▶ _Data supplied_

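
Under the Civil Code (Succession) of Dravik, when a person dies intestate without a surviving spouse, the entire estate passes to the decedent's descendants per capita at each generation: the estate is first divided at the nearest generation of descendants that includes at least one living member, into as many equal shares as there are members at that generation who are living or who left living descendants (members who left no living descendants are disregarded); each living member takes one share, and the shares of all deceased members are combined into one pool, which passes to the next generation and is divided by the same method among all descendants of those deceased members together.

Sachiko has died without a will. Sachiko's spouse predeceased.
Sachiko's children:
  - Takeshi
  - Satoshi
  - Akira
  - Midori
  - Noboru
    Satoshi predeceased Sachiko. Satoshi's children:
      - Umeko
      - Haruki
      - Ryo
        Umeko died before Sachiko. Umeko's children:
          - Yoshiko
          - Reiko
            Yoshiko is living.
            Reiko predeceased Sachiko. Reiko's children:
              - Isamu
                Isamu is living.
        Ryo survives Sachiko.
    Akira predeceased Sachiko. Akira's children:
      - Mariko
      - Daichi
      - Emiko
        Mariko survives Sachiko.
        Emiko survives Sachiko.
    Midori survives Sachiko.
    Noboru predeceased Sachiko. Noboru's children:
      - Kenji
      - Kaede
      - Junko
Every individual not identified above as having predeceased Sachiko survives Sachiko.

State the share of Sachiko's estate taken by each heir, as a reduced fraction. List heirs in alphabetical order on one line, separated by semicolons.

There is no surviving spouse, so the entire estate passes to Sachiko's descendants per capita at each generation.
At generation 1 (Takeshi, Satoshi, Akira, Midori, Noboru) there are 5 shares of (1)/5 = 1/5 each.
Living: Takeshi and Midori — each takes 1/5.
Deceased: Satoshi, Akira, and Noboru. Their combined 3/5 is pooled and carried to generation 2.
At generation 2 (Umeko, Haruki, Ryo, Mariko, Daichi, Emiko, Kenji, Kaede, Junko) there are 9 shares of (3/5)/9 = 1/15 each.
Living: Haruki, Ryo, Mariko, Daichi, Emiko, Kenji, Kaede, and Junko — each takes 1/15.
Deceased: Umeko. That 1/15 share is carried to generation 3.
At generation 3 (Yoshiko, Reiko) there are 2 shares of (1/15)/2 = 1/30 each.
Living: Yoshiko — each takes 1/30.
Deceased: Reiko. That 1/30 share is carried to generation 4.
At generation 4 (Isamu) there are 1 shares of (1/30)/1 = 1/30 each.
Living: Isamu — each takes 1/30.

Daichi 1/15; Emiko 1/15; Haruki 1/15; Isamu 1/30; Junko 1/15; Kaede 1/15; Kenji 1/15; Mariko 1/15; Midori 1/5; Ryo 1/15; Takeshi 1/5; Yoshiko 1/30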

▶ _Assigned task_
Scan the entries above for the string "predeceased", and copy every line where it turns up.

▶ _Task answer_
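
Sachiko has died without a will. Sachiko's spouse predeceased.
    Satoshi predeceased Sachiko. Satoshi's children:
            Reiko predeceased Sachiko. Reiko's children:
    Akira predeceased Sachiko. Akira's children:
    Noboru predeceased Sachiko. Noboru's children:
Every individual not identified above as having predeceased Sachiko survives Sachiko.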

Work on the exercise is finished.